== Material for this task ==

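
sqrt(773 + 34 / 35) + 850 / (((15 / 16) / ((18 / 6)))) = sqrt(948115) / 35 + 2720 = 2747.82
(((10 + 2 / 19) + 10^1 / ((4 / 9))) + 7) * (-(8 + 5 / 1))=-19565 / 38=-514.87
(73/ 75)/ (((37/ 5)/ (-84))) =-2044/ 185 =-11.05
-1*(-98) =98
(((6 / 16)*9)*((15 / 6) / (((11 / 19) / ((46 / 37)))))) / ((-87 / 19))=-373635 / 94424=-3.96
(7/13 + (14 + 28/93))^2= 321879481/1461681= 220.21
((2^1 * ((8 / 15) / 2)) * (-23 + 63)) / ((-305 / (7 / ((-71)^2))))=-448 / 4612515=-0.00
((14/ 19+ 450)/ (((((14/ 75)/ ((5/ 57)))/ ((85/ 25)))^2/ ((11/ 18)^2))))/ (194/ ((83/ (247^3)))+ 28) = 3883810129375/ 318342650635185624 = 0.00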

===

The task: Leave out every line before the one containing "((2^1 * ((8 / 15)". Transcribe that line and all lines after it through the end of the data above, exactly.

Result of this task:
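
((2^1 * ((8 / 15) / 2)) * (-23 + 63)) / ((-305 / (7 / ((-71)^2))))=-448 / 4612515=-0.00
((14/ 19+ 450)/ (((((14/ 75)/ ((5/ 57)))/ ((85/ 25)))^2/ ((11/ 18)^2))))/ (194/ ((83/ (247^3)))+ 28) = 3883810129375/ 318342650635185624 = 0.00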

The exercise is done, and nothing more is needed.